[Opening Material provided section]

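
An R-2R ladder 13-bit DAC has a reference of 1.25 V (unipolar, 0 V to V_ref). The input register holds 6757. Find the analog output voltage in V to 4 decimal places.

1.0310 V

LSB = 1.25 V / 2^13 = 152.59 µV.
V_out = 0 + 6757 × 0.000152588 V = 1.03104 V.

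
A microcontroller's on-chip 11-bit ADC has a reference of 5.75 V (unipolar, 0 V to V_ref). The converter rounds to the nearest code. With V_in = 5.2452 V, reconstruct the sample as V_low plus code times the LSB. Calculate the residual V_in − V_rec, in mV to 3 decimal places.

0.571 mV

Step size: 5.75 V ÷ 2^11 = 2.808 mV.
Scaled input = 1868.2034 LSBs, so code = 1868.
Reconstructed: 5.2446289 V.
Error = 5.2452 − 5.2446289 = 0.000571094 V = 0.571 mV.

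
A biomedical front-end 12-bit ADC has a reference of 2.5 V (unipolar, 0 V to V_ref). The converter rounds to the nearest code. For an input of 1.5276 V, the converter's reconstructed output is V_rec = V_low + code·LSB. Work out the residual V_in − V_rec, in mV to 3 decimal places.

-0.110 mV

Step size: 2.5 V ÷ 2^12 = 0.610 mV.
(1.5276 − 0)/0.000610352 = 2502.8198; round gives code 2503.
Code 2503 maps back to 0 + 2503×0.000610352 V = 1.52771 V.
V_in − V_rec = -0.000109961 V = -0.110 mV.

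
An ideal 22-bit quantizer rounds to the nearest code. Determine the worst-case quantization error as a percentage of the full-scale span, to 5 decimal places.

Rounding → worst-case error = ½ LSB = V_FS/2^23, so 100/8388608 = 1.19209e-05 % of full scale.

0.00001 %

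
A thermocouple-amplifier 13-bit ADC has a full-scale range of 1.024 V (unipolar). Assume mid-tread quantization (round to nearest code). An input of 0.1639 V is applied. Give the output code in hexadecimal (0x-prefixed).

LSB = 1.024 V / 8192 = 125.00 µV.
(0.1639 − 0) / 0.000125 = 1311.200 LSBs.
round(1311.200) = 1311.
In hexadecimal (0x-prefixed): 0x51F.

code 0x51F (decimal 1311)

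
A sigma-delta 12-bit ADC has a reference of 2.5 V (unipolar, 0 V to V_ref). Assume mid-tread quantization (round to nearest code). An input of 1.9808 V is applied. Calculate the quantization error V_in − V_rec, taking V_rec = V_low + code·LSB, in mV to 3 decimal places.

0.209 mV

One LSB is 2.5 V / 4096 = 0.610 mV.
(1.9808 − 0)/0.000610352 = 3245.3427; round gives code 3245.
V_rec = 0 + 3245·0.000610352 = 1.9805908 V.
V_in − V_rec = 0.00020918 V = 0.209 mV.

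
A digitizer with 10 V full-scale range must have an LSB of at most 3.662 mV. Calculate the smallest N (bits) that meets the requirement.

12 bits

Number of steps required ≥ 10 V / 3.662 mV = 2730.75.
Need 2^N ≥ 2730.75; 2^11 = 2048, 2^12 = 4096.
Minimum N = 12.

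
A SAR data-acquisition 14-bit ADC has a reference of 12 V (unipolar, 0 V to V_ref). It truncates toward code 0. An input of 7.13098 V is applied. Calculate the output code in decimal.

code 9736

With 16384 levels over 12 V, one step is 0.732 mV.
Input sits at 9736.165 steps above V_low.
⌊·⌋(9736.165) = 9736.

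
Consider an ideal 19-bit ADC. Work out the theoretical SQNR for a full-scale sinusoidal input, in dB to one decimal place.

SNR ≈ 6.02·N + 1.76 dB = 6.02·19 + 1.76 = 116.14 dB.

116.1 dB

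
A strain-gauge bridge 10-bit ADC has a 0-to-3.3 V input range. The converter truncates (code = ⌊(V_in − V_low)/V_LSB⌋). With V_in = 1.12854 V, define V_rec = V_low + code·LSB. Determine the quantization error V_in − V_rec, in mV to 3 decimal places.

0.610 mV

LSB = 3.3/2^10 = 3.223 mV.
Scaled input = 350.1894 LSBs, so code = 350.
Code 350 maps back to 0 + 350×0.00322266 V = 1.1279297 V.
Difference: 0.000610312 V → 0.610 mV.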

[Closing Material provided section]

■ What you have to do ■
Each entry must be printed again exactly as given.

■ Result of the exercise ■
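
An R-2R ladder 13-bit DAC has a reference of 1.25 V (unipolar, 0 V to V_ref). The input register holds 6757. Find the analog output voltage in V to 4 decimal places.

1.0310 V

LSB = 1.25 V / 2^13 = 152.59 µV.
V_out = 0 + 6757 × 0.000152588 V = 1.03104 V.

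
A microcontroller's on-chip 11-bit ADC has a reference of 5.75 V (unipolar, 0 V to V_ref). The converter rounds to the nearest code. With V_in = 5.2452 V, reconstruct the sample as V_low plus code times the LSB. Calculate the residual V_in − V_rec, in mV to 3 decimal places.

0.571 mV

Step size: 5.75 V ÷ 2^11 = 2.808 mV.
Scaled input = 1868.2034 LSBs, so code = 1868.
Reconstructed: 5.2446289 V.
Error = 5.2452 − 5.2446289 = 0.000571094 V = 0.571 mV.

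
A biomedical front-end 12-bit ADC has a reference of 2.5 V (unipolar, 0 V to V_ref). The converter rounds to the nearest code. For an input of 1.5276 V, the converter's reconstructed output is V_rec = V_low + code·LSB. Work out the residual V_in − V_rec, in mV to 3 decimal places.

-0.110 mV

Step size: 2.5 V ÷ 2^12 = 0.610 mV.
(1.5276 − 0)/0.000610352 = 2502.8198; round gives code 2503.
Code 2503 maps back to 0 + 2503×0.000610352 V = 1.52771 V.
V_in − V_rec = -0.000109961 V = -0.110 mV.

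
An ideal 22-bit quantizer rounds to the nearest code. Determine the worst-case quantization error as a percentage of the full-scale span, to 5 decimal places.

Rounding → worst-case error = ½ LSB = V_FS/2^23, so 100/8388608 = 1.19209e-05 % of full scale.

0.00001 %

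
A thermocouple-amplifier 13-bit ADC has a full-scale range of 1.024 V (unipolar). Assume mid-tread quantization (round to nearest code). An input of 0.1639 V is applied. Give the output code in hexadecimal (0x-prefixed).

LSB = 1.024 V / 8192 = 125.00 µV.
(0.1639 − 0) / 0.000125 = 1311.200 LSBs.
round(1311.200) = 1311.
In hexadecimal (0x-prefixed): 0x51F.

code 0x51F (decimal 1311)

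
A sigma-delta 12-bit ADC has a reference of 2.5 V (unipolar, 0 V to V_ref). Assume mid-tread quantization (round to nearest code). An input of 1.9808 V is applied. Calculate the quantization error V_in − V_rec, taking V_rec = V_low + code·LSB, in mV to 3 decimal places.

0.209 mV

One LSB is 2.5 V / 4096 = 0.610 mV.
(1.9808 − 0)/0.000610352 = 3245.3427; round gives code 3245.
V_rec = 0 + 3245·0.000610352 = 1.9805908 V.
V_in − V_rec = 0.00020918 V = 0.209 mV.

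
A digitizer with 10 V full-scale range must have an LSB of at most 3.662 mV. Calculate the smallest N (bits) that meets the requirement.

12 bits

Number of steps required ≥ 10 V / 3.662 mV = 2730.75.
Need 2^N ≥ 2730.75; 2^11 = 2048, 2^12 = 4096.
Minimum N = 12.

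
A SAR data-acquisition 14-bit ADC has a reference of 12 V (unipolar, 0 V to V_ref). It truncates toward code 0. An input of 7.13098 V is applied. Calculate the output code in decimal.

code 9736

With 16384 levels over 12 V, one step is 0.732 mV.
Input sits at 9736.165 steps above V_low.
⌊·⌋(9736.165) = 9736.

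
Consider an ideal 19-bit ADC. Work out the theoretical SQNR for a full-scale sinusoidal input, in dB to one decimal place.

SNR ≈ 6.02·N + 1.76 dB = 6.02·19 + 1.76 = 116.14 dB.

116.1 dB

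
A strain-gauge bridge 10-bit ADC has a 0-to-3.3 V input range. The converter truncates (code = ⌊(V_in − V_low)/V_LSB⌋). With V_in = 1.12854 V, define V_rec = V_low + code·LSB. Determine the quantization error V_in − V_rec, in mV to 3 decimal places.

0.610 mV

LSB = 3.3/2^10 = 3.223 mV.
Scaled input = 350.1894 LSBs, so code = 350.
Code 350 maps back to 0 + 350×0.00322266 V = 1.1279297 V.
Difference: 0.000610312 V → 0.610 mV.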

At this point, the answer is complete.